### [Brief]
From the entries below, copy out every line with "counts" in it.

Stored data entries
-=-=-=-=-
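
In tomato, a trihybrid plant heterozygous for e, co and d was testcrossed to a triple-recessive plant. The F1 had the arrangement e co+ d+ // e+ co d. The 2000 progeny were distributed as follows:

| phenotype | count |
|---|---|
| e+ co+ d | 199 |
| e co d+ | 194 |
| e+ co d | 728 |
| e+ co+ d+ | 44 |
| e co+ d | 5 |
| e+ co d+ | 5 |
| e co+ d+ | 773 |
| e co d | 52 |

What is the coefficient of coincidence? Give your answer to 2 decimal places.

0.47

The two rarest classes, e co+ d and e+ co d+, are the double crossovers. Comparing them with the parentals, only the d allele has switched, so d is the middle locus and the order is e – d – co.
e–d: (96 + 10)/2000 = 0.0530; d–co: (393 + 10)/2000 = 0.2015.
Expected DCO frequency = 0.0530 × 0.2015 ≈ 0.01068; observed = 10/2000 ≈ 0.00500.
Coefficient of coincidence = 0.00500/0.01068 ≈ 0.47.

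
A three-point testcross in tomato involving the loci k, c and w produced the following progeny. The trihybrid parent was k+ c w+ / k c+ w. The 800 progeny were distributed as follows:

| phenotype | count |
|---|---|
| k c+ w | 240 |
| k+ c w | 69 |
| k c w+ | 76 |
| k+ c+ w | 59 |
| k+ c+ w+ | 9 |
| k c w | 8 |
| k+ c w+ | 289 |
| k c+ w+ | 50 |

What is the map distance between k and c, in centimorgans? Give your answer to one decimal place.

19.0 centimorgans

The two rarest classes, k+ c+ w+ and k c w, are the double crossovers. Comparing them with the parentals, only the c allele has switched, so c is the middle locus and the order is k – c – w.
Crossovers in the k–c interval produce the single-crossover classes k c w+ and k+ c+ w (76 + 59 = 135) plus the double crossovers (17).
RF(k–c) = (135 + 17) / 800 = 152/800 = 0.1900 → 19.0 centimorgans.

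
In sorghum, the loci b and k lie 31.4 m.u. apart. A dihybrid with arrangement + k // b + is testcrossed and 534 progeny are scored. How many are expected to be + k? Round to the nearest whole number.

183

A map distance of 31.4 m.u. corresponds to a recombination frequency of 0.314.
The F1 is + k / b +, so + k is a parental gamete class with expected frequency (1 − r)/2 = 0.686/2 = 0.3430.
Expected number = 0.3430 × 534 = 183.16 ≈ 183.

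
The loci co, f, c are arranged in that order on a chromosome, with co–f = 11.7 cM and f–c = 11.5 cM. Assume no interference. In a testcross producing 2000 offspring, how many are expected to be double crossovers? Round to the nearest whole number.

Map distances give recombination frequencies of 0.117 and 0.115 for the two intervals.
With no interference, expected double-crossover frequency = 0.117 × 0.115 = 0.01345.
Expected number = 0.01345 × 2000 = 26.91 ≈ 27.

27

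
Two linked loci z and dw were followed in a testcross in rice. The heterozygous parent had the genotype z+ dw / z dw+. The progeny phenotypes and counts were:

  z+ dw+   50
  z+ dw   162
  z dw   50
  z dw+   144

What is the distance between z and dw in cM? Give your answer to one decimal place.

The recombinant classes are z+ dw+ and z dw: 50 + 50 = 100.
Recombination frequency = 100/406 = 0.2463 ≈ 24.6%, i.e. 24.6 cM.

24.6 cM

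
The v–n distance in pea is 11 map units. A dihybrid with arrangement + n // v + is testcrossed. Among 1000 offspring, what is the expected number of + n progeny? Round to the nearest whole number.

A map distance of 11 map units corresponds to a recombination frequency of 0.110.
The F1 is + n / v +, so + n is a parental gamete class with expected frequency (1 − r)/2 = 0.890/2 = 0.4450.
Expected number = 0.4450 × 1000 = 445.00 ≈ 445.

445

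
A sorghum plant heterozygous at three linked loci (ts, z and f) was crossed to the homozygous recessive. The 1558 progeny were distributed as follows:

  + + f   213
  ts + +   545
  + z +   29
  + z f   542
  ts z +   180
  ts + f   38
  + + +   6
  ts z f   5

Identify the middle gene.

ts

The two most frequent reciprocal classes, + z f and ts + +, are the parental types, so the F1 was + z f / ts + +.
The two rarest classes, ts z f and + + +, are the double crossovers. Comparing them with the parentals, only the ts allele has switched, so ts is the middle locus and the order is f – ts – z.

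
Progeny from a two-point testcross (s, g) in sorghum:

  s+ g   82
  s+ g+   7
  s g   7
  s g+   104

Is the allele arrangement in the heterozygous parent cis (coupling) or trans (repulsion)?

The two most frequent classes are s+ g (82) and s g+ (104); these are the parental (non-recombinant) types.
So the F1 carried s+ g on one chromosome and s g+ on the other — the recessive alleles are on opposite chromosomes (trans / repulsion).

trans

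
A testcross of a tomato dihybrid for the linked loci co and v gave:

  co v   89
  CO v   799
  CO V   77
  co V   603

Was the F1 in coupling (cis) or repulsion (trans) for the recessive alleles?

trans

The two most frequent classes are CO v (799) and co V (603); these are the parental (non-recombinant) types.
So the F1 carried CO v on one chromosome and co V on the other — the recessive alleles are on opposite chromosomes (trans / repulsion).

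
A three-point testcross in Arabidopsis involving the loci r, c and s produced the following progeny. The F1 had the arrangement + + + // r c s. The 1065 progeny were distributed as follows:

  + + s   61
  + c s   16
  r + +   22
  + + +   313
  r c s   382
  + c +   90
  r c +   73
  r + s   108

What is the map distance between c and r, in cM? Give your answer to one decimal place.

22.2 cM

The two rarest classes, r + + and + c s, are the double crossovers. Comparing them with the parentals, only the r allele has switched, so r is the middle locus and the order is s – r – c.
Crossovers in the r–c interval produce the single-crossover classes + c + and r + s (90 + 108 = 198) plus the double crossovers (38).
RF(r–c) = (198 + 38) / 1065 = 236/1065 = 0.2216 → 22.2 cM.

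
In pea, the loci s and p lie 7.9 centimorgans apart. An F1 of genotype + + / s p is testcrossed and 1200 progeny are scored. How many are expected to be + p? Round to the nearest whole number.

A map distance of 7.9 centimorgans corresponds to a recombination frequency of 0.079.
The F1 is + + / s p, so + p is a recombinant gamete class with expected frequency r/2 = 0.079/2 = 0.0395.
Expected number = 0.0395 × 1200 = 47.40 ≈ 47.

47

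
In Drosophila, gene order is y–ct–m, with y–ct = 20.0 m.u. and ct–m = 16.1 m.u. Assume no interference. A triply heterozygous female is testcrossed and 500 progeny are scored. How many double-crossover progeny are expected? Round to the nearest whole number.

Map distances give recombination frequencies of 0.200 and 0.161 for the two intervals.
With no interference, expected double-crossover frequency = 0.200 × 0.161 = 0.03220.
Expected number = 0.03220 × 500 = 16.10 ≈ 16.

16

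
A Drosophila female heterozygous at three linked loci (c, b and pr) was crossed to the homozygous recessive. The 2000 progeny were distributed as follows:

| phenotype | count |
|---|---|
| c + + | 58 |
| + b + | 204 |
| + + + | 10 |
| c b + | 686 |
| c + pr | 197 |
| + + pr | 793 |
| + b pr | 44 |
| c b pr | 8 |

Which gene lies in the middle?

The two most frequent reciprocal classes, + + pr and c b +, are the parental types, so the F1 was + + pr / c b +.
The two rarest classes, + + + and c b pr, are the double crossovers. Comparing them with the parentals, only the pr allele has switched, so pr is the middle locus and the order is b – pr – c.

pr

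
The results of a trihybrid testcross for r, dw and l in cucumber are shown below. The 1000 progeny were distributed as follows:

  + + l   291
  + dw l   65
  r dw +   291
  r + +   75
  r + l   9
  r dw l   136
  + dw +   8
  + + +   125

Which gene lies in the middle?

r

The two most frequent reciprocal classes, + + l and r dw +, are the parental types, so the F1 was + + l / r dw +.
The two rarest classes, r + l and + dw +, are the double crossovers. Comparing them with the parentals, only the r allele has switched, so r is the middle locus and the order is l – r – dw.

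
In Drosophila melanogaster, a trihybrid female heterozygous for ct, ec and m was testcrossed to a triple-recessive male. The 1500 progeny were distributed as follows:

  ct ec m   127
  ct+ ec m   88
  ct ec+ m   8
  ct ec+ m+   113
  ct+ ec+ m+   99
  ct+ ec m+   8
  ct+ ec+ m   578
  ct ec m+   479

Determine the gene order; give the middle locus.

The two most frequent reciprocal classes, ct+ ec+ m and ct ec m+, are the parental types, so the F1 was ct+ ec+ m / ct ec m+.
The two rarest classes, ct ec+ m and ct+ ec m+, are the double crossovers. Comparing them with the parentals, only the ct allele has switched, so ct is the middle locus and the order is m – ct – ec.

ct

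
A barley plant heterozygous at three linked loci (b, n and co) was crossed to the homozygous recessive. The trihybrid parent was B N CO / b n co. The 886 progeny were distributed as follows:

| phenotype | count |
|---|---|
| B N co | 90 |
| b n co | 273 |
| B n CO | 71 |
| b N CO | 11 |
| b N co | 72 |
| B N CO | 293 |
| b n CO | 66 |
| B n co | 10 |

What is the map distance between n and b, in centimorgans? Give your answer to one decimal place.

The two rarest classes, b N CO and B n co, are the double crossovers. Comparing them with the parentals, only the b allele has switched, so b is the middle locus and the order is n – b – co.
Crossovers in the n–b interval produce the single-crossover classes B n CO and b N co (71 + 72 = 143) plus the double crossovers (21).
RF(n–b) = (143 + 21) / 886 = 164/886 = 0.1851 → 18.5 centimorgans.

18.5 centimorgans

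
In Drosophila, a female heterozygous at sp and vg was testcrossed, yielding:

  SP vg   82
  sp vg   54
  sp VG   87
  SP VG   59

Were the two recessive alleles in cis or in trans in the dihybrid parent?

trans

The two most frequent classes are SP vg (82) and sp VG (87); these are the parental (non-recombinant) types.
So the F1 carried SP vg on one chromosome and sp VG on the other — the recessive alleles are on opposite chromosomes (trans / repulsion).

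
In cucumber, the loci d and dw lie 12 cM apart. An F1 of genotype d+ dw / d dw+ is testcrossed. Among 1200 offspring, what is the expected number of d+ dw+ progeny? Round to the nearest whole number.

72

A map distance of 12 cM corresponds to a recombination frequency of 0.120.
The F1 is d+ dw / d dw+, so d+ dw+ is a recombinant gamete class with expected frequency r/2 = 0.120/2 = 0.0600.
Expected number = 0.0600 × 1200 = 72.00 ≈ 72.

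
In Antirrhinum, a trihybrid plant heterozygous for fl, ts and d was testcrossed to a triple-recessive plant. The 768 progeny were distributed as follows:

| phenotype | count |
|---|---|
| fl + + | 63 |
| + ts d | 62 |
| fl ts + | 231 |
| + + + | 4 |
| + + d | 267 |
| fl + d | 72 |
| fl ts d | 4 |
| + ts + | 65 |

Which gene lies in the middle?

d

The two most frequent reciprocal classes, fl ts + and + + d, are the parental types, so the F1 was fl ts + / + + d.
The two rarest classes, fl ts d and + + +, are the double crossovers. Comparing them with the parentals, only the d allele has switched, so d is the middle locus and the order is ts – d – fl.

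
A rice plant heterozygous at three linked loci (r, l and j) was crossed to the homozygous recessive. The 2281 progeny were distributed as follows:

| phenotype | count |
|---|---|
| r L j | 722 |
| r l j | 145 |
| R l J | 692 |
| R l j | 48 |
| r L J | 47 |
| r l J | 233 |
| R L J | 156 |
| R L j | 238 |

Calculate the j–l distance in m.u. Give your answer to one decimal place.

The two most frequent reciprocal classes, r L j and R l J, are the parental types, so the F1 was r L j / R l J.
The two rarest classes, r L J and R l j, are the double crossovers. Comparing them with the parentals, only the j allele has switched, so j is the middle locus and the order is r – j – l.
Crossovers in the j–l interval produce the single-crossover classes r l j and R L J (145 + 156 = 301) plus the double crossovers (95).
RF(j–l) = (301 + 95) / 2281 = 396/2281 = 0.1736 → 17.4 m.u.

17.4 m.u.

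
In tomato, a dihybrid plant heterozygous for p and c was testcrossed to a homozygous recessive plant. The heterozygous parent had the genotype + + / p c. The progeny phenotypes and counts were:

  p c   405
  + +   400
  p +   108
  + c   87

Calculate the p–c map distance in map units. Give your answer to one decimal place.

The recombinant classes are + c and p +: 87 + 108 = 195.
Recombination frequency = 195/1000 = 0.1950 ≈ 19.5%, i.e. 19.5 map units.

19.5 map units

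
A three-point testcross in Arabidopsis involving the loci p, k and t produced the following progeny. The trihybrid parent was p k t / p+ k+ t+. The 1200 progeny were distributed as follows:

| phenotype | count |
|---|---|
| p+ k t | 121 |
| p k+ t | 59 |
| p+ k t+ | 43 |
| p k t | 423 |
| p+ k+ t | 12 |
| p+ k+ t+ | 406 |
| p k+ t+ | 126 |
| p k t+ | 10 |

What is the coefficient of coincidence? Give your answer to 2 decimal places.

0.79

The two rarest classes, p k t+ and p+ k+ t, are the double crossovers. Comparing them with the parentals, only the t allele has switched, so t is the middle locus and the order is p – t – k.
p–t: (247 + 22)/1200 = 0.2242; t–k: (102 + 22)/1200 = 0.1033.
Expected DCO frequency = 0.2242 × 0.1033 ≈ 0.02316; observed = 22/1200 ≈ 0.01833.
Coefficient of coincidence = 0.01833/0.02316 ≈ 0.79.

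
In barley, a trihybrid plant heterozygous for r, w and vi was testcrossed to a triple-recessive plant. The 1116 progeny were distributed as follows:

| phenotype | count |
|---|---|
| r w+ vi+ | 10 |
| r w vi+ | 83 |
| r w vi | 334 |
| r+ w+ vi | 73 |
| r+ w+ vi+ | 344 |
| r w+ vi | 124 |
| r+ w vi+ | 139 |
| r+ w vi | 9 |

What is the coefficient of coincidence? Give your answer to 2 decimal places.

The two most frequent reciprocal classes, r+ w+ vi+ and r w vi, are the parental types, so the F1 was r+ w+ vi+ / r w vi.
The two rarest classes, r w+ vi+ and r+ w vi, are the double crossovers. Comparing them with the parentals, only the r allele has switched, so r is the middle locus and the order is vi – r – w.
vi–r: (156 + 19)/1116 = 0.1568; r–w: (263 + 19)/1116 = 0.2527.
Expected DCO frequency = 0.1568 × 0.2527 ≈ 0.03962; observed = 19/1116 ≈ 0.01703.
Coefficient of coincidence = 0.01703/0.03962 ≈ 0.43.

0.43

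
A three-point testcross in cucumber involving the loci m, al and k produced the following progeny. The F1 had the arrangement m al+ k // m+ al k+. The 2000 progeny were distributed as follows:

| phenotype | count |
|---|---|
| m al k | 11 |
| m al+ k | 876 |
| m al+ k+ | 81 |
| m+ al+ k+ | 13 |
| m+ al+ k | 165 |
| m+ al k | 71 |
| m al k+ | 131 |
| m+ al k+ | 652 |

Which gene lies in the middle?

The two rarest classes, m al k and m+ al+ k+, are the double crossovers. Comparing them with the parentals, only the al allele has switched, so al is the middle locus and the order is m – al – k.

al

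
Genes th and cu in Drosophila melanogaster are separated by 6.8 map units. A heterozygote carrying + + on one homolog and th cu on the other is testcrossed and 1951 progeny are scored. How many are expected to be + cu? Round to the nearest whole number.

66

A map distance of 6.8 map units corresponds to a recombination frequency of 0.068.
The F1 is + + / th cu, so + cu is a recombinant gamete class with expected frequency r/2 = 0.068/2 = 0.0340.
Expected number = 0.0340 × 1951 = 66.33 ≈ 66.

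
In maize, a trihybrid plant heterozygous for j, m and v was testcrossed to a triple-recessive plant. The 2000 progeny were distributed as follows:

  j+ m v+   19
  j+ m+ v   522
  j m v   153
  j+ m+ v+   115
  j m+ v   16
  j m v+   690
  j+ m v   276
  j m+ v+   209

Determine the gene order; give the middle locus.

j

The two most frequent reciprocal classes, j m v+ and j+ m+ v, are the parental types, so the F1 was j m v+ / j+ m+ v.
The two rarest classes, j+ m v+ and j m+ v, are the double crossovers. Comparing them with the parentals, only the j allele has switched, so j is the middle locus and the order is m – j – v.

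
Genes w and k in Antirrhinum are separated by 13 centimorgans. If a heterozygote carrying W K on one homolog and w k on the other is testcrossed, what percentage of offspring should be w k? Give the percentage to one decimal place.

43.5%

A map distance of 13 centimorgans corresponds to a recombination frequency of 0.130.
The F1 is W K / w k, so w k is a parental gamete class with expected frequency (1 − r)/2 = 0.870/2 = 0.4350.
That is 0.4350 = 43.5% of the progeny.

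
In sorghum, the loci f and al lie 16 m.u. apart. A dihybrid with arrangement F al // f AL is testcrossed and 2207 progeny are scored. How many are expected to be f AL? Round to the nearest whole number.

927

A map distance of 16 m.u. corresponds to a recombination frequency of 0.160.
The F1 is F al / f AL, so f AL is a parental gamete class with expected frequency (1 − r)/2 = 0.840/2 = 0.4200.
Expected number = 0.4200 × 2207 = 926.94 ≈ 927.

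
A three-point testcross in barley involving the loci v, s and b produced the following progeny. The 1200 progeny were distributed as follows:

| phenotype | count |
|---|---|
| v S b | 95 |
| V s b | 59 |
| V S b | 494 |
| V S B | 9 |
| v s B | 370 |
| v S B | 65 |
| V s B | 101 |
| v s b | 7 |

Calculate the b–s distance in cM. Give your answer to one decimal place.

The two most frequent reciprocal classes, v s B and V S b, are the parental types, so the F1 was v s B / V S b.
The two rarest classes, v s b and V S B, are the double crossovers. Comparing them with the parentals, only the b allele has switched, so b is the middle locus and the order is v – b – s.
Crossovers in the b–s interval produce the single-crossover classes v S B and V s b (65 + 59 = 124) plus the double crossovers (16).
RF(b–s) = (124 + 16) / 1200 = 140/1200 = 0.1167 → 11.7 cM.

11.7 cM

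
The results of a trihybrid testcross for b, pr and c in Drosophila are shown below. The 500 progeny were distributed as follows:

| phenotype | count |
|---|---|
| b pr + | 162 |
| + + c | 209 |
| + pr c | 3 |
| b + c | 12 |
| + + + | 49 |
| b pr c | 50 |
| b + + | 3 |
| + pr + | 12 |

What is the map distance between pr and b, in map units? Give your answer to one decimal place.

6.0 map units

The two most frequent reciprocal classes, b pr + and + + c, are the parental types, so the F1 was b pr + / + + c.
The two rarest classes, b + + and + pr c, are the double crossovers. Comparing them with the parentals, only the pr allele has switched, so pr is the middle locus and the order is c – pr – b.
Crossovers in the pr–b interval produce the single-crossover classes + pr + and b + c (12 + 12 = 24) plus the double crossovers (6).
RF(pr–b) = (24 + 6) / 500 = 30/500 = 0.0600 → 6.0 map units.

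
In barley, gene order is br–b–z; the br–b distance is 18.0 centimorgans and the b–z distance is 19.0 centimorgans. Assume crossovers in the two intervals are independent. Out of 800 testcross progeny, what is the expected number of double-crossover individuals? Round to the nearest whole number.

Map distances give recombination frequencies of 0.180 and 0.190 for the two intervals.
With no interference, expected double-crossover frequency = 0.180 × 0.190 = 0.03420.
Expected number = 0.03420 × 800 = 27.36 ≈ 27.

27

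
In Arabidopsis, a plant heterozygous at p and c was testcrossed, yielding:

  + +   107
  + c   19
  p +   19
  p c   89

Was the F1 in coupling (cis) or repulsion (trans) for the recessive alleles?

cis

The two most frequent classes are + + (107) and p c (89); these are the parental (non-recombinant) types.
So the F1 carried + + on one chromosome and p c on the other — the recessive alleles are on the same chromosome (cis / coupling).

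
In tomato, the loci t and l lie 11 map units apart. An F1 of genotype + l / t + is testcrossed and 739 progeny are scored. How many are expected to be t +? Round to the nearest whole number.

A map distance of 11 map units corresponds to a recombination frequency of 0.110.
The F1 is + l / t +, so t + is a parental gamete class with expected frequency (1 − r)/2 = 0.890/2 = 0.4450.
Expected number = 0.4450 × 739 = 328.86 ≈ 329.

329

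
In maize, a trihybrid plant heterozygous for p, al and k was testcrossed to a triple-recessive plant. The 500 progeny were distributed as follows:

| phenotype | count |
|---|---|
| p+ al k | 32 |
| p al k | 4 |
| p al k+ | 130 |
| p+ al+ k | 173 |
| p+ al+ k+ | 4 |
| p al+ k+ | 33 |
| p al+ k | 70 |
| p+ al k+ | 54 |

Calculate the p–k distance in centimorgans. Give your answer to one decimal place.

The two most frequent reciprocal classes, p al k+ and p+ al+ k, are the parental types, so the F1 was p al k+ / p+ al+ k.
The two rarest classes, p al k and p+ al+ k+, are the double crossovers. Comparing them with the parentals, only the k allele has switched, so k is the middle locus and the order is al – k – p.
Crossovers in the k–p interval produce the single-crossover classes p+ al k+ and p al+ k (54 + 70 = 124) plus the double crossovers (8).
RF(k–p) = (124 + 8) / 500 = 132/500 = 0.2640 → 26.4 centimorgans.

26.4 centimorgans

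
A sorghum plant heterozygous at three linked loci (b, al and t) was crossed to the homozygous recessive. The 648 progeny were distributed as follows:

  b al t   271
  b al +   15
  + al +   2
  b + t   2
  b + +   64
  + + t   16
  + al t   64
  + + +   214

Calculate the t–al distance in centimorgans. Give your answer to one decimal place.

The two most frequent reciprocal classes, b al t and + + +, are the parental types, so the F1 was b al t / + + +.
The two rarest classes, b + t and + al +, are the double crossovers. Comparing them with the parentals, only the al allele has switched, so al is the middle locus and the order is b – al – t.
Crossovers in the al–t interval produce the single-crossover classes b al + and + + t (15 + 16 = 31) plus the double crossovers (4).
RF(al–t) = (31 + 4) / 648 = 35/648 = 0.0540 → 5.4 centimorgans.

5.4 centimorgans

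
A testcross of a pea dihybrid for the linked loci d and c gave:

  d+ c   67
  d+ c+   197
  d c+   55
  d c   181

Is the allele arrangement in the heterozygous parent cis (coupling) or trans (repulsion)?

cis

The two most frequent classes are d+ c+ (197) and d c (181); these are the parental (non-recombinant) types.
So the F1 carried d+ c+ on one chromosome and d c on the other — the recessive alleles are on the same chromosome (cis / coupling).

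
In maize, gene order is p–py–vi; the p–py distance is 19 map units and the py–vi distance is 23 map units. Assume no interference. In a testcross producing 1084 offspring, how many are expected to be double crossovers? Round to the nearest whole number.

Map distances give recombination frequencies of 0.190 and 0.230 for the two intervals.
With no interference, expected double-crossover frequency = 0.190 × 0.230 = 0.04370.
Expected number = 0.04370 × 1084 = 47.37 ≈ 47.

47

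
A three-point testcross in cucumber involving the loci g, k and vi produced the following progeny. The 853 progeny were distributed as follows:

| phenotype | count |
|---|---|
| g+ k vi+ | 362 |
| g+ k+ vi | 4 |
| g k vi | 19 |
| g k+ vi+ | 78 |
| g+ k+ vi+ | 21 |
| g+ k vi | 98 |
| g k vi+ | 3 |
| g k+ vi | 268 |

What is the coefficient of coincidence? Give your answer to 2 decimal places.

The two most frequent reciprocal classes, g k+ vi and g+ k vi+, are the parental types, so the F1 was g k+ vi / g+ k vi+.
The two rarest classes, g+ k+ vi and g k vi+, are the double crossovers. Comparing them with the parentals, only the g allele has switched, so g is the middle locus and the order is k – g – vi.
k–g: (40 + 7)/853 = 0.0551; g–vi: (176 + 7)/853 = 0.2145.
Expected DCO frequency = 0.0551 × 0.2145 ≈ 0.01182; observed = 7/853 ≈ 0.00821.
Coefficient of coincidence = 0.00821/0.01182 ≈ 0.69.

0.69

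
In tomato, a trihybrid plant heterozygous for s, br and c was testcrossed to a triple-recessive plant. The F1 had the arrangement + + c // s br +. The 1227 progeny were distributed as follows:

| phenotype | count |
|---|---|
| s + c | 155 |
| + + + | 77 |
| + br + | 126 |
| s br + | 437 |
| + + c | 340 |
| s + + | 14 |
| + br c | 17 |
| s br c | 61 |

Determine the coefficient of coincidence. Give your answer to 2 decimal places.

0.72

The two rarest classes, + br c and s + +, are the double crossovers. Comparing them with the parentals, only the br allele has switched, so br is the middle locus and the order is s – br – c.
s–br: (281 + 31)/1227 = 0.2543; br–c: (138 + 31)/1227 = 0.1377.
Expected DCO frequency = 0.2543 × 0.1377 ≈ 0.03502; observed = 31/1227 ≈ 0.02526.
Coefficient of coincidence = 0.02526/0.03502 ≈ 0.72.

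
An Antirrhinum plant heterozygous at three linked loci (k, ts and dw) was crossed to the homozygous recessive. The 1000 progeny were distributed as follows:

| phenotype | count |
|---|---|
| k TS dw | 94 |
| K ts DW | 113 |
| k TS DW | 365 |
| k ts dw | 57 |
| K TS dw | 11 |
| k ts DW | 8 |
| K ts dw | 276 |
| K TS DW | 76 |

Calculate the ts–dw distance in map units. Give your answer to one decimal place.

The two most frequent reciprocal classes, k TS DW and K ts dw, are the parental types, so the F1 was k TS DW / K ts dw.
The two rarest classes, k ts DW and K TS dw, are the double crossovers. Comparing them with the parentals, only the ts allele has switched, so ts is the middle locus and the order is dw – ts – k.
Crossovers in the dw–ts interval produce the single-crossover classes k TS dw and K ts DW (94 + 113 = 207) plus the double crossovers (19).
RF(dw–ts) = (207 + 19) / 1000 = 226/1000 = 0.2260 → 22.6 map units.

22.6 map units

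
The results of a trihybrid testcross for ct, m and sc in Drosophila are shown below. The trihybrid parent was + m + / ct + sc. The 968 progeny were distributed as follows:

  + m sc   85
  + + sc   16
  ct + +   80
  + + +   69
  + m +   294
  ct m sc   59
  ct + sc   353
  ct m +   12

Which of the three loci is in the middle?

ct

The two rarest classes, ct m + and + + sc, are the double crossovers. Comparing them with the parentals, only the ct allele has switched, so ct is the middle locus and the order is sc – ct – m.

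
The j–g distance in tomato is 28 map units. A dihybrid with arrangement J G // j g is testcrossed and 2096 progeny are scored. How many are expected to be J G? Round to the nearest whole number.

755

A map distance of 28 map units corresponds to a recombination frequency of 0.280.
The F1 is J G / j g, so J G is a parental gamete class with expected frequency (1 − r)/2 = 0.720/2 = 0.3600.
Expected number = 0.3600 × 2096 = 754.56 ≈ 755.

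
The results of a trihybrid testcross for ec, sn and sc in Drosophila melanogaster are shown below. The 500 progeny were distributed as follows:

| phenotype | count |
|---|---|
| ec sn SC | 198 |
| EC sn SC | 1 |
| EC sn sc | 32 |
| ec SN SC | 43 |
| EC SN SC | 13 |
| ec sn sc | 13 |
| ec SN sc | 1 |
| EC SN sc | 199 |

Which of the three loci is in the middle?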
-=-=-=-=-
### [Answer to this problem]
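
Two linked loci z and dw were followed in a testcross in rice. The heterozygous parent had the genotype z+ dw / z dw+. The progeny phenotypes and counts were:
In tomato, a dihybrid plant heterozygous for p and c was testcrossed to a homozygous recessive plant. The heterozygous parent had the genotype + + / p c. The progeny phenotypes and counts were: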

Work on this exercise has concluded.